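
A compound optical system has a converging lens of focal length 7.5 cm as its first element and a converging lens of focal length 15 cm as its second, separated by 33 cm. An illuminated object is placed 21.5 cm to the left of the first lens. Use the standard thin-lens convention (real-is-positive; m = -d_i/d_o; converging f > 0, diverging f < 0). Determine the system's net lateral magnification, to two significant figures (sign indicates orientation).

First lens: d_i1 = 1/(1/7.5 - 1/21.5) = 11.518 cm.
m_1 = -(11.518)/21.5 = -0.5357.
That image sits 21.482 cm in front of the second lens, so d_o2 = 21.482 cm.
Second lens: d_i2 = 1/(1/15 - 1/(21.482)) = 49.711 cm.
m_2 = -(49.711)/(21.482) = -2.3140.
Total m = m_1 x m_2 = (-0.5357)(-2.3140) = 1.2397.

1.2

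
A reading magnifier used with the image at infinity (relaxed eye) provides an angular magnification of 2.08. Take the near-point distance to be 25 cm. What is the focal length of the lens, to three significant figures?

12.0 cm

For the image at infinity, M = D/f.
f = D/M = 25/2.08 = 12.019 cm.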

● **YOUR INSTRUCTIONS**
Only the lines from the one holding "A reading magnifier" to the end of the material are wanted, each transcribed exactly.

● **WRITTEN RESPONSE**
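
A reading magnifier used with the image at infinity (relaxed eye) provides an angular magnification of 2.08. Take the near-point distance to be 25 cm. What is the focal length of the lens, to three significant figures?

12.0 cm

For the image at infinity, M = D/f.
f = D/M = 25/2.08 = 12.019 cm.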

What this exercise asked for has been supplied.